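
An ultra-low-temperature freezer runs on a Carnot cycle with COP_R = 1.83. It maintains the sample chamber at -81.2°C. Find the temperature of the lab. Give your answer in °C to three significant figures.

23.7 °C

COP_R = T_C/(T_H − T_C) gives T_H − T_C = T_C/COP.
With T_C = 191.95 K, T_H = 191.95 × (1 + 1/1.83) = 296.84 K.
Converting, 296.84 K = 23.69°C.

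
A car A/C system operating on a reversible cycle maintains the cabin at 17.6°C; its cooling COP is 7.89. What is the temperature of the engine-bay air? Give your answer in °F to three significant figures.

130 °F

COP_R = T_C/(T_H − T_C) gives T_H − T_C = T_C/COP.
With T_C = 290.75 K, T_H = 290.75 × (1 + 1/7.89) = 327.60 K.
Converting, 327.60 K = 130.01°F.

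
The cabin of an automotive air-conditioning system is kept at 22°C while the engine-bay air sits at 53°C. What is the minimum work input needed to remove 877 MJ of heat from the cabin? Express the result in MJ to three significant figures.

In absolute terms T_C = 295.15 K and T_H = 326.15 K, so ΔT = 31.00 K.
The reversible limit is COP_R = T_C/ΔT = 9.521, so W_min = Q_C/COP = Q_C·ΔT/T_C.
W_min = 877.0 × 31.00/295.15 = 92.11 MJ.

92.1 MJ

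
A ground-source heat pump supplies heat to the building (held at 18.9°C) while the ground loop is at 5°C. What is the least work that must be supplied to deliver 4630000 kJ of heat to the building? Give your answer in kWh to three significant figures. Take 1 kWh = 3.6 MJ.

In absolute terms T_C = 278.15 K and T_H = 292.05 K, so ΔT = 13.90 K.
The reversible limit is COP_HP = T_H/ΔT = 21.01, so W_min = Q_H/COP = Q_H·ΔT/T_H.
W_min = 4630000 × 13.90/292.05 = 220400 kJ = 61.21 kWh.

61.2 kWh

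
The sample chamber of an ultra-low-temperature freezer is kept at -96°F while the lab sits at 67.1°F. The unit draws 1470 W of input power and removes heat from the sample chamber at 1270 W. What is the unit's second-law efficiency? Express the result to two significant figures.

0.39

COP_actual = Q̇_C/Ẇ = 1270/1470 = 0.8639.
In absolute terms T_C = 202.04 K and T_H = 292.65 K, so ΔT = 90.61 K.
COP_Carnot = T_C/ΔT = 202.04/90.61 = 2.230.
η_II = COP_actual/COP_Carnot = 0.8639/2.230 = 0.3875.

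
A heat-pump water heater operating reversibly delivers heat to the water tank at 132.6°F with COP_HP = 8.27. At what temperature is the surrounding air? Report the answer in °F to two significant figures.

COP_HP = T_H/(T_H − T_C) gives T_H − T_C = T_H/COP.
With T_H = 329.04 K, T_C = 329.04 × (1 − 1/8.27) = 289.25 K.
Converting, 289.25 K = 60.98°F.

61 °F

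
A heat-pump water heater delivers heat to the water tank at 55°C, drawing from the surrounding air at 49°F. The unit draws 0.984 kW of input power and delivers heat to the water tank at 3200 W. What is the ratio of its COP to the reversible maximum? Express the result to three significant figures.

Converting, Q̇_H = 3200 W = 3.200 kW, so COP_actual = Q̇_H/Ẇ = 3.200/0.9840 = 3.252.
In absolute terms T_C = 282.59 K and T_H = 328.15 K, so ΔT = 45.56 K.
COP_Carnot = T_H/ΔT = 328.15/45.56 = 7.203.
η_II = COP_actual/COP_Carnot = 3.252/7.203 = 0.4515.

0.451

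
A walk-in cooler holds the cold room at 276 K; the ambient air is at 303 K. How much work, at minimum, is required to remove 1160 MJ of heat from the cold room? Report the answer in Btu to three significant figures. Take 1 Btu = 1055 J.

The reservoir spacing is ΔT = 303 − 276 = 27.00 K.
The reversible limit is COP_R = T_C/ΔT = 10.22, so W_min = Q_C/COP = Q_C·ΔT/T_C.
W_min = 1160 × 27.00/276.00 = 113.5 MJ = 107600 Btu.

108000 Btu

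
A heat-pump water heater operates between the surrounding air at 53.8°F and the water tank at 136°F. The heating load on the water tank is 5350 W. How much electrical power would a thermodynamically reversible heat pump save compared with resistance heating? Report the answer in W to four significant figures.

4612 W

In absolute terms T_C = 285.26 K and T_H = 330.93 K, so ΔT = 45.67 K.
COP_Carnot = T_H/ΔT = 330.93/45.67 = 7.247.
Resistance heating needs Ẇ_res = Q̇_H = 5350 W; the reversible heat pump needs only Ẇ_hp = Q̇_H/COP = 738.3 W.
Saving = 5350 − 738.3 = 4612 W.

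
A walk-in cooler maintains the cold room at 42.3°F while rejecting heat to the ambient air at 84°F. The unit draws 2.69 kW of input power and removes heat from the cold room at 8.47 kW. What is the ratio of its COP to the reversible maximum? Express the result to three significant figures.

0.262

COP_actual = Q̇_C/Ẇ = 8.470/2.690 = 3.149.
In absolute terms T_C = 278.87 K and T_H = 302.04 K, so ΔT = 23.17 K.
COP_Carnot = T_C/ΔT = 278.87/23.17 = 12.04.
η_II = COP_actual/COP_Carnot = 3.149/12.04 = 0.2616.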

-=-=-=-=-

• [TASK DETAILS]
An exact copy of all the entries is what's needed; write it out.

• [SOLUTION]
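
An ultra-low-temperature freezer runs on a Carnot cycle with COP_R = 1.83. It maintains the sample chamber at -81.2°C. Find the temperature of the lab. Give your answer in °C to three significant figures.

23.7 °C

COP_R = T_C/(T_H − T_C) gives T_H − T_C = T_C/COP.
With T_C = 191.95 K, T_H = 191.95 × (1 + 1/1.83) = 296.84 K.
Converting, 296.84 K = 23.69°C.

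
A car A/C system operating on a reversible cycle maintains the cabin at 17.6°C; its cooling COP is 7.89. What is the temperature of the engine-bay air? Give your answer in °F to three significant figures.

130 °F

COP_R = T_C/(T_H − T_C) gives T_H − T_C = T_C/COP.
With T_C = 290.75 K, T_H = 290.75 × (1 + 1/7.89) = 327.60 K.
Converting, 327.60 K = 130.01°F.

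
The cabin of an automotive air-conditioning system is kept at 22°C while the engine-bay air sits at 53°C. What is the minimum work input needed to remove 877 MJ of heat from the cabin? Express the result in MJ to three significant figures.

In absolute terms T_C = 295.15 K and T_H = 326.15 K, so ΔT = 31.00 K.
The reversible limit is COP_R = T_C/ΔT = 9.521, so W_min = Q_C/COP = Q_C·ΔT/T_C.
W_min = 877.0 × 31.00/295.15 = 92.11 MJ.

92.1 MJ

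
A ground-source heat pump supplies heat to the building (held at 18.9°C) while the ground loop is at 5°C. What is the least work that must be supplied to deliver 4630000 kJ of heat to the building? Give your answer in kWh to three significant figures. Take 1 kWh = 3.6 MJ.

In absolute terms T_C = 278.15 K and T_H = 292.05 K, so ΔT = 13.90 K.
The reversible limit is COP_HP = T_H/ΔT = 21.01, so W_min = Q_H/COP = Q_H·ΔT/T_H.
W_min = 4630000 × 13.90/292.05 = 220400 kJ = 61.21 kWh.

61.2 kWh

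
The sample chamber of an ultra-low-temperature freezer is kept at -96°F while the lab sits at 67.1°F. The unit draws 1470 W of input power and removes heat from the sample chamber at 1270 W. What is the unit's second-law efficiency? Express the result to two significant figures.

0.39

COP_actual = Q̇_C/Ẇ = 1270/1470 = 0.8639.
In absolute terms T_C = 202.04 K and T_H = 292.65 K, so ΔT = 90.61 K.
COP_Carnot = T_C/ΔT = 202.04/90.61 = 2.230.
η_II = COP_actual/COP_Carnot = 0.8639/2.230 = 0.3875.

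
A heat-pump water heater operating reversibly delivers heat to the water tank at 132.6°F with COP_HP = 8.27. At what temperature is the surrounding air? Report the answer in °F to two significant figures.

COP_HP = T_H/(T_H − T_C) gives T_H − T_C = T_H/COP.
With T_H = 329.04 K, T_C = 329.04 × (1 − 1/8.27) = 289.25 K.
Converting, 289.25 K = 60.98°F.

61 °F

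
A heat-pump water heater delivers heat to the water tank at 55°C, drawing from the surrounding air at 49°F. The unit draws 0.984 kW of input power and delivers heat to the water tank at 3200 W. What is the ratio of its COP to the reversible maximum? Express the result to three significant figures.

Converting, Q̇_H = 3200 W = 3.200 kW, so COP_actual = Q̇_H/Ẇ = 3.200/0.9840 = 3.252.
In absolute terms T_C = 282.59 K and T_H = 328.15 K, so ΔT = 45.56 K.
COP_Carnot = T_H/ΔT = 328.15/45.56 = 7.203.
η_II = COP_actual/COP_Carnot = 3.252/7.203 = 0.4515.

0.451

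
A walk-in cooler holds the cold room at 276 K; the ambient air is at 303 K. How much work, at minimum, is required to remove 1160 MJ of heat from the cold room? Report the answer in Btu to three significant figures. Take 1 Btu = 1055 J.

The reservoir spacing is ΔT = 303 − 276 = 27.00 K.
The reversible limit is COP_R = T_C/ΔT = 10.22, so W_min = Q_C/COP = Q_C·ΔT/T_C.
W_min = 1160 × 27.00/276.00 = 113.5 MJ = 107600 Btu.

108000 Btu

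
A heat-pump water heater operates between the surrounding air at 53.8°F and the water tank at 136°F. The heating load on the water tank is 5350 W. How much electrical power would a thermodynamically reversible heat pump save compared with resistance heating? Report the answer in W to four significant figures.

4612 W

In absolute terms T_C = 285.26 K and T_H = 330.93 K, so ΔT = 45.67 K.
COP_Carnot = T_H/ΔT = 330.93/45.67 = 7.247.
Resistance heating needs Ẇ_res = Q̇_H = 5350 W; the reversible heat pump needs only Ẇ_hp = Q̇_H/COP = 738.3 W.
Saving = 5350 − 738.3 = 4612 W.

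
A walk-in cooler maintains the cold room at 42.3°F while rejecting heat to the ambient air at 84°F. The unit draws 2.69 kW of input power and removes heat from the cold room at 8.47 kW. What is the ratio of its COP to the reversible maximum? Express the result to three significant figures.

0.262

COP_actual = Q̇_C/Ẇ = 8.470/2.690 = 3.149.
In absolute terms T_C = 278.87 K and T_H = 302.04 K, so ΔT = 23.17 K.
COP_Carnot = T_C/ΔT = 278.87/23.17 = 12.04.
η_II = COP_actual/COP_Carnot = 3.149/12.04 = 0.2616.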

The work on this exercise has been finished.